TASK PROMPT » Give the number of lines in the records below that include "cells". Reply with that number alone.

Dataset entries »

◇ ◇ ◇ ◇ ◇

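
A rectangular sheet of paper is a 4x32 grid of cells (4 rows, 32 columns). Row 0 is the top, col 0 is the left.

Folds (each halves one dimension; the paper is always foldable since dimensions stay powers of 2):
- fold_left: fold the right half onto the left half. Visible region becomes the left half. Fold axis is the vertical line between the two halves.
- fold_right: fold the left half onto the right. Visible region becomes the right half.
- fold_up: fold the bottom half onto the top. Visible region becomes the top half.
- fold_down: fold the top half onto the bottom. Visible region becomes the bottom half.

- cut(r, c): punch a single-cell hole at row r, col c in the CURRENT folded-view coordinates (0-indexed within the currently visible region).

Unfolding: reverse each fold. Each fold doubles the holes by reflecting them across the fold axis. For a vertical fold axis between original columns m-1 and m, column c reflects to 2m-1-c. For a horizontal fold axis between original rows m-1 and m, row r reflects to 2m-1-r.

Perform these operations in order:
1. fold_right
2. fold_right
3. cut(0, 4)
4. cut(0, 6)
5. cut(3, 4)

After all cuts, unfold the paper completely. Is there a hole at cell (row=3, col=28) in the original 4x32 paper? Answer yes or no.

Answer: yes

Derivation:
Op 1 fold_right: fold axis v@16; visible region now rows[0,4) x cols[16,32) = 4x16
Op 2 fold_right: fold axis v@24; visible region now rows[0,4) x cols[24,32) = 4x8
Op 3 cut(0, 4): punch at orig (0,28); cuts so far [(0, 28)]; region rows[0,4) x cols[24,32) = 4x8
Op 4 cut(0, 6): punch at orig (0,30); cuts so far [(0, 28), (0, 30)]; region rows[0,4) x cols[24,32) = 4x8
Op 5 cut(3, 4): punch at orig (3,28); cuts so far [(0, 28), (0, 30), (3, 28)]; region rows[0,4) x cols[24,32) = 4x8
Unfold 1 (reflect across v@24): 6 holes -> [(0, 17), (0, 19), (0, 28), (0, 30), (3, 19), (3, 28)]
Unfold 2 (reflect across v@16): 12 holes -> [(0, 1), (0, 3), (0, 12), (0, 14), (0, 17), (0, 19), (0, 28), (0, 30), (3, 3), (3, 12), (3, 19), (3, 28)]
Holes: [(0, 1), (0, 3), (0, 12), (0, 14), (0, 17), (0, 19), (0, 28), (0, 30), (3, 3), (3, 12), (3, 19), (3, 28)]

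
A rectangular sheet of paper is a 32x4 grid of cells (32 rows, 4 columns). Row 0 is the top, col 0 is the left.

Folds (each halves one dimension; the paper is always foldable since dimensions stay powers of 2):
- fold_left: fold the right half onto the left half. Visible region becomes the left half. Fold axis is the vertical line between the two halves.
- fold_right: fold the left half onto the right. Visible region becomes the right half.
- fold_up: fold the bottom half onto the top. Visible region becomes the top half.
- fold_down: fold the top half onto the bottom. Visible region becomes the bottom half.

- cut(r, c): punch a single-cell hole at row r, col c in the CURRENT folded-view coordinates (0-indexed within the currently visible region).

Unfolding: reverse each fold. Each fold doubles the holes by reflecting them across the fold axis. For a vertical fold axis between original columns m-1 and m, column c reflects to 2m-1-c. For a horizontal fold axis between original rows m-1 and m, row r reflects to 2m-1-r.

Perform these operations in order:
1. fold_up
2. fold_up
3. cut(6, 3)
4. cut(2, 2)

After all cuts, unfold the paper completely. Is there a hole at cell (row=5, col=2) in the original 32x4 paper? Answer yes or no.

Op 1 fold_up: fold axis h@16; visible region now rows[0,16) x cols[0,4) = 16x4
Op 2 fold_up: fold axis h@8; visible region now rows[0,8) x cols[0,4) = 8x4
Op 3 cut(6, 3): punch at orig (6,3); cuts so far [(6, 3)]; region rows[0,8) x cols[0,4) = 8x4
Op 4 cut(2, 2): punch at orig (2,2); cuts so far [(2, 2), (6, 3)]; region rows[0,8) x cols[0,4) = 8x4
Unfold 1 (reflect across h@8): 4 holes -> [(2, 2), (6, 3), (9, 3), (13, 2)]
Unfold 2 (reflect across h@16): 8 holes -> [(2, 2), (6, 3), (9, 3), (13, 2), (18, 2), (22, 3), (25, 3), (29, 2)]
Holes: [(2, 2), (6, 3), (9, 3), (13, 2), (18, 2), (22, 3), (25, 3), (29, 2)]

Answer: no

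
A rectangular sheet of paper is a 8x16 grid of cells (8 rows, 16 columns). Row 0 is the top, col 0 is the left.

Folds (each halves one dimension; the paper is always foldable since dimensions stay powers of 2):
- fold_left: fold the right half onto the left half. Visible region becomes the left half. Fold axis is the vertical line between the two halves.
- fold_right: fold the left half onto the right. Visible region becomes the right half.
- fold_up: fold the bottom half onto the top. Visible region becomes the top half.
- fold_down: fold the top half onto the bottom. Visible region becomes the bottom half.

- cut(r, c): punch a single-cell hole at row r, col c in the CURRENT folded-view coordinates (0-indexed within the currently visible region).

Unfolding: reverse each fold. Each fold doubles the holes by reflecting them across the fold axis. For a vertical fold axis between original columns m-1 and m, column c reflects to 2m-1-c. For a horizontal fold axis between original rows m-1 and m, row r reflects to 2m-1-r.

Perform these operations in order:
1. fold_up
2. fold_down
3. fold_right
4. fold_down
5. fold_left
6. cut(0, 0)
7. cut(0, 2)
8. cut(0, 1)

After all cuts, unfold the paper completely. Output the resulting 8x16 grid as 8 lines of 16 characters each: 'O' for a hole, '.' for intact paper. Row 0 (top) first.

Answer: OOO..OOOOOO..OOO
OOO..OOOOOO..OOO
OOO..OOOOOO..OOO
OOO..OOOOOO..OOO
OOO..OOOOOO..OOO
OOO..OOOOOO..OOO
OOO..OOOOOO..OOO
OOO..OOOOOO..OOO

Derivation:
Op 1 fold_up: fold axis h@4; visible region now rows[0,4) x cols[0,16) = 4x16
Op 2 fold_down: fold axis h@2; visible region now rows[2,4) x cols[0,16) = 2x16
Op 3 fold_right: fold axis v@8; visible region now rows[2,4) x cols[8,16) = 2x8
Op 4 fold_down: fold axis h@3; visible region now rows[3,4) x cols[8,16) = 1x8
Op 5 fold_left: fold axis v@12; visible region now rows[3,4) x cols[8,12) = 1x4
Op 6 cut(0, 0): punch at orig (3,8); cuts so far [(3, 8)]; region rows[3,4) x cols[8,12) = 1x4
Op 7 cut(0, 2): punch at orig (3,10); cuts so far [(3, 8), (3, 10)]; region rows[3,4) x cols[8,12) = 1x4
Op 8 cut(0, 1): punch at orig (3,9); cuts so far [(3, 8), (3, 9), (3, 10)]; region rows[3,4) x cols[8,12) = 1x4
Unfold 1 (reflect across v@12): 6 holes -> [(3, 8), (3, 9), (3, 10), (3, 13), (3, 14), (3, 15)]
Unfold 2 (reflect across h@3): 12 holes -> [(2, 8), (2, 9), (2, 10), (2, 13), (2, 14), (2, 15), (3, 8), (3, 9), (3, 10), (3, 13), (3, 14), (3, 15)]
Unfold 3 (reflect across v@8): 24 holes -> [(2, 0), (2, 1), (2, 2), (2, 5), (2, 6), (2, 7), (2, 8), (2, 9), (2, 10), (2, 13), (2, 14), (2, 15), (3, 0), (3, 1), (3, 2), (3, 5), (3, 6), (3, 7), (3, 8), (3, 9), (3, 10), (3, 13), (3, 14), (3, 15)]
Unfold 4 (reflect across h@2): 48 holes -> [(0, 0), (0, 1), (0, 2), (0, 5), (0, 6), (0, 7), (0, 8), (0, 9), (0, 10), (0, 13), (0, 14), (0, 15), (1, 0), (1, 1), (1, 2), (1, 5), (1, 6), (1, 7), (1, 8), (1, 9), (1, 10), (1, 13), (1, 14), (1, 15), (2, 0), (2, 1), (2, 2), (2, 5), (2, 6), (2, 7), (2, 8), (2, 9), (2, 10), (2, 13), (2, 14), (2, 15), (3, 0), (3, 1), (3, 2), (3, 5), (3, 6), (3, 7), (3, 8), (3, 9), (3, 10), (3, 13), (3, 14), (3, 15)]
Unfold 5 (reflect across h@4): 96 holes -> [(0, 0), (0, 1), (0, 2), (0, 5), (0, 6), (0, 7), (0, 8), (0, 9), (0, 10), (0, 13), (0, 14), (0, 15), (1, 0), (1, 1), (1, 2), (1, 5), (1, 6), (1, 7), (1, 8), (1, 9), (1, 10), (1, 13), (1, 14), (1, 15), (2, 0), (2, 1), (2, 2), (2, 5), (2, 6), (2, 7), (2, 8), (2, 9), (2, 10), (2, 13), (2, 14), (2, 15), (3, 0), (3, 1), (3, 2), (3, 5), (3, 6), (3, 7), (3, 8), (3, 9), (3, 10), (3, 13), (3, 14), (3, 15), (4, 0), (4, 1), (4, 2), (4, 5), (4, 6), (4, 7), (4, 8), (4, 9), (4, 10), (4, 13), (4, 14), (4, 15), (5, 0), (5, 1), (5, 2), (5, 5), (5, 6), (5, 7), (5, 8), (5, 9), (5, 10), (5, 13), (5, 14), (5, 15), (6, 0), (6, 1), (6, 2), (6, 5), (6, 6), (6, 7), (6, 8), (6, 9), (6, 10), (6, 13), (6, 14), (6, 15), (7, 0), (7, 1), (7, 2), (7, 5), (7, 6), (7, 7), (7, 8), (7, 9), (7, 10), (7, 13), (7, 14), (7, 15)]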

◇ ◇ ◇ ◇ ◇

RESPONSE BELOW » 3